Directions for this task >> Output every entry exactly as written.
(Given entries Opens)
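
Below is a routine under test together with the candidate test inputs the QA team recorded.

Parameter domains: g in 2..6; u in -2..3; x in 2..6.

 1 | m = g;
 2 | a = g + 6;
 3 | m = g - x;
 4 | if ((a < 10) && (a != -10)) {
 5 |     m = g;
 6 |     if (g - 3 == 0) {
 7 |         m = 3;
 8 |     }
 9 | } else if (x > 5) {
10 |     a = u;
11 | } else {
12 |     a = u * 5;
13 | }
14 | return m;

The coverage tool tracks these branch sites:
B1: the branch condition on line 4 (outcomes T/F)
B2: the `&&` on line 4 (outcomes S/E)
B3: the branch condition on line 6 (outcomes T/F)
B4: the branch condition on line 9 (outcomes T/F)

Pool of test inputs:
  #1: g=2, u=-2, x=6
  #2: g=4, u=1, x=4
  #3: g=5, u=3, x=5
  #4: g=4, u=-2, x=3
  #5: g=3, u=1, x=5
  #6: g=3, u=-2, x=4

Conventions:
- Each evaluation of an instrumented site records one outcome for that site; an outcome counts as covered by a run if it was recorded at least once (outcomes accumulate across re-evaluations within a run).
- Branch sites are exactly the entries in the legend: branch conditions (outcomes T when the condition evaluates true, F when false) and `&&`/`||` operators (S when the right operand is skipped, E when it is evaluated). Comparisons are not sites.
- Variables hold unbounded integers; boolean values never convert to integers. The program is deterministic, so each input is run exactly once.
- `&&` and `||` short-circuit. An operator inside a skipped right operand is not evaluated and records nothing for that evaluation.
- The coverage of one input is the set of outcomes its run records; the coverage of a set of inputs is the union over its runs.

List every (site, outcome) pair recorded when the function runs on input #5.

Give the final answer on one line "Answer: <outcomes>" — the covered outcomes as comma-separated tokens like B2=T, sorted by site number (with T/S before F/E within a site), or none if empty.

Event log for input #5 (g=3, u=1, x=5):
  B2->E, B1->T, B3->T
as a set, this run covers: B1=T, B2=E, B3=T

Answer: B1=T, B2=E, B3=T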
(Given entries Closes)
Solved problem >>
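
Below is a routine under test together with the candidate test inputs the QA team recorded.

Parameter domains: g in 2..6; u in -2..3; x in 2..6.

 1 | m = g;
 2 | a = g + 6;
 3 | m = g - x;
 4 | if ((a < 10) && (a != -10)) {
 5 |     m = g;
 6 |     if (g - 3 == 0) {
 7 |         m = 3;
 8 |     }
 9 | } else if (x > 5) {
10 |     a = u;
11 | } else {
12 |     a = u * 5;
13 | }
14 | return m;

The coverage tool tracks these branch sites:
B1: the branch condition on line 4 (outcomes T/F)
B2: the `&&` on line 4 (outcomes S/E)
B3: the branch condition on line 6 (outcomes T/F)
B4: the branch condition on line 9 (outcomes T/F)

Pool of test inputs:
  #1: g=2, u=-2, x=6
  #2: g=4, u=1, x=4
  #3: g=5, u=3, x=5
  #4: g=4, u=-2, x=3
  #5: g=3, u=1, x=5
  #6: g=3, u=-2, x=4

Conventions:
- Each evaluation of an instrumented site records one outcome for that site; an outcome counts as covered by a run if it was recorded at least once (outcomes accumulate across re-evaluations within a run).
- Branch sites are exactly the entries in the legend: branch conditions (outcomes T when the condition evaluates true, F when false) and `&&`/`||` operators (S when the right operand is skipped, E when it is evaluated). Comparisons are not sites.
- Variables hold unbounded integers; boolean values never convert to integers. The program is deterministic, so each input is run exactly once.
- `&&` and `||` short-circuit. An operator inside a skipped right operand is not evaluated and records nothing for that evaluation.
- The coverage of one input is the set of outcomes its run records; the coverage of a set of inputs is the union over its runs.

List every (site, outcome) pair recorded when the function runs on input #5.

Give the final answer on one line "Answer: <outcomes>" — the covered outcomes as comma-separated tokens like B2=T, sorted by site number (with T/S before F/E within a site), or none if empty.

Event log for input #5 (g=3, u=1, x=5):
  B2->E, B1->T, B3->T
as a set, this run covers: B1=T, B2=E, B3=T

Answer: B1=T, B2=E, B3=T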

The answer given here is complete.